- _TASK PROMPT_
Copy every line of the data that includes the string "charged".

——

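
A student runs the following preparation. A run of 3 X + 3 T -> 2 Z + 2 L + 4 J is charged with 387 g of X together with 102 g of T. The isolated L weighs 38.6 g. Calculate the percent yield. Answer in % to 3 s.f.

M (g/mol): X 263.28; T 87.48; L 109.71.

n(X) = 387.0 / 263.28 = 1.470 mol
n(T) = 102.0 / 87.48 = 1.166 mol
n/ν for X = 1.470/3 = 0.4900
n/ν for T = 1.166/3 = 0.3887
Smallest n/ν is T → limiting reagent.
theoretical n(L) = (2/3) × 1.166 = 0.7773 mol → 85.28 g
% yield = 38.6 / 85.28 × 100 = 45.26 %

45.3 %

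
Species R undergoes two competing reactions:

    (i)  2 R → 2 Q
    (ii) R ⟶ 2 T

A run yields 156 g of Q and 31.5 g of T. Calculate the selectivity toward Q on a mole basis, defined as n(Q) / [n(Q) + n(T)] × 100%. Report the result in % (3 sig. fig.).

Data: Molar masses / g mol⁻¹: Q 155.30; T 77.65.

71.2 %

n(Q) = 156 / 155.30 = 1.005 mol
n(T) = 31.5 / 77.65 = 0.4057 mol
selectivity = 1.005/(1.005+0.4057) × 100 = 71.24 %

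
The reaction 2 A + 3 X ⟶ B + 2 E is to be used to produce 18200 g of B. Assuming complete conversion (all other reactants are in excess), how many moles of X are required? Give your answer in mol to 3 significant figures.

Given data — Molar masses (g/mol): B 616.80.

n(B) = 18200 / 616.80 = 29.51 mol
n(X) = (3/1) × 29.51 = 88.53 mol

88.5 mol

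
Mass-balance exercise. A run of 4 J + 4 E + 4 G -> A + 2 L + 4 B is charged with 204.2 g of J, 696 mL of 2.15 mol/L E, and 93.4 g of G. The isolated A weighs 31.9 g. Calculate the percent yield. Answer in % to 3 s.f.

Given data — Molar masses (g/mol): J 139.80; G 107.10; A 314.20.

n(J) = 204.2 / 139.80 = 1.461 mol
n(E) = 2.15 × 696.0/1000 = 1.496 mol
n(G) = 93.40 / 107.10 = 0.8721 mol
n/ν for J = 1.461/4 = 0.3653
n/ν for E = 1.496/4 = 0.3740
n/ν for G = 0.8721/4 = 0.2180
Smallest n/ν is G → limiting reagent.
theoretical n(A) = (1/4) × 0.8721 = 0.2180 mol → 68.50 g
% yield = 31.9 / 68.50 × 100 = 46.57 %

46.6 %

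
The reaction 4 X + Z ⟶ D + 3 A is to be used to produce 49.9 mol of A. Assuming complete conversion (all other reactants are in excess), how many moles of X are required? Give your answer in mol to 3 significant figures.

66.5 mol

n(A) = 49.90 mol
n(X) = (4/3) × 49.90 = 66.53 mol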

——

- _SOLUTION FOR THIS EXERCISE_
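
A student runs the following preparation. A run of 3 X + 3 T -> 2 Z + 2 L + 4 J is charged with 387 g of X together with 102 g of T. The isolated L weighs 38.6 g. Calculate the percent yield. Answer in % to 3 s.f.
Mass-balance exercise. A run of 4 J + 4 E + 4 G -> A + 2 L + 4 B is charged with 204.2 g of J, 696 mL of 2.15 mol/L E, and 93.4 g of G. The isolated A weighs 31.9 g. Calculate the percent yield. Answer in % to 3 s.f.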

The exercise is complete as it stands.